> [What you have to do]
Every line from the one with "7. 7y coupon" to the end of the entries, both included, is to be copied exactly; the other lines stay out.

> [Dataset records]
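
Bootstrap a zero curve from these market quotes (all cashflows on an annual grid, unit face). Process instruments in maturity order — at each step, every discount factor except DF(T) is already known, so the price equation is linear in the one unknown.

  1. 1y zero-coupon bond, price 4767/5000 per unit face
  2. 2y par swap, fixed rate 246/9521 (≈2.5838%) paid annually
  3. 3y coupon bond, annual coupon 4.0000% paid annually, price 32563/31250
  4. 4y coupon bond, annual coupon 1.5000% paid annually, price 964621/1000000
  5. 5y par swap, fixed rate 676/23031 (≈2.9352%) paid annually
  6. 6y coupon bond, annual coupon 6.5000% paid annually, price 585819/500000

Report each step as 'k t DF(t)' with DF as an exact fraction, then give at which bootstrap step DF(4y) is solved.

step 1 [1y] zero: DF = P = 4767/5000 ≈ 0.953400
step 2 [2y] swap r/1=246/9521: DF=(1 − 246/9521·(0.953400))/(1+246/9521) = 2377/2500 ≈ 0.950800
step 3 [3y] bond c/1=1/25: DF=(32563/31250 − 1/25·(0.953400+0.950800))/(1+1/25) = 9287/10000 ≈ 0.928700
step 4 [4y] bond c/1=3/200: DF=(964621/1000000 − 3/200·(0.953400+0.950800+0.928700))/(1+3/200) = 1817/2000 ≈ 0.908500
step 5 [5y] swap r/1=676/23031: DF=(1 − 676/23031·(0.953400+0.950800+0.928700+0.908500))/(1+676/23031) = 1081/1250 ≈ 0.864800
step 6 [6y] bond c/1=13/200: DF=(585819/500000 − 13/200·(0.953400+0.950800+0.928700+0.908500+0.864800))/(1+13/200) = 819/1000 ≈ 0.819000

1 1 4767/5000
2 2 2377/2500
3 3 9287/10000
4 4 1817/2000
5 5 1081/1250
6 6 819/1000
DF(4y) is solved at step 4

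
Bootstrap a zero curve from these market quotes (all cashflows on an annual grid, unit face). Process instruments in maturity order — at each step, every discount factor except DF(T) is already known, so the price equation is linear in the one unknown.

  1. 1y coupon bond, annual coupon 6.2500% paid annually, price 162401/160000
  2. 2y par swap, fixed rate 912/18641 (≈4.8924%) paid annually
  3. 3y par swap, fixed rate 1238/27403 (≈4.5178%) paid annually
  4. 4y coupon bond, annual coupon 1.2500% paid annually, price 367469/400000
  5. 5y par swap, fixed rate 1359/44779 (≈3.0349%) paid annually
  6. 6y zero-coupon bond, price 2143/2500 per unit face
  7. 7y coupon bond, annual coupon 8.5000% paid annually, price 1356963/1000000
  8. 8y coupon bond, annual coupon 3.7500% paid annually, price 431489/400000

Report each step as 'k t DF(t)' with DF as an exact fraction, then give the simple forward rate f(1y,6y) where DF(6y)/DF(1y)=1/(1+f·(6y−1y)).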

> [Result for this exercise]
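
  7. 7y coupon bond, annual coupon 8.5000% paid annually, price 1356963/1000000
  8. 8y coupon bond, annual coupon 3.7500% paid annually, price 431489/400000

Report each step as 'k t DF(t)' with DF as an exact fraction, then give the simple forward rate f(1y,6y) where DF(6y)/DF(1y)=1/(1+f·(6y−1y)).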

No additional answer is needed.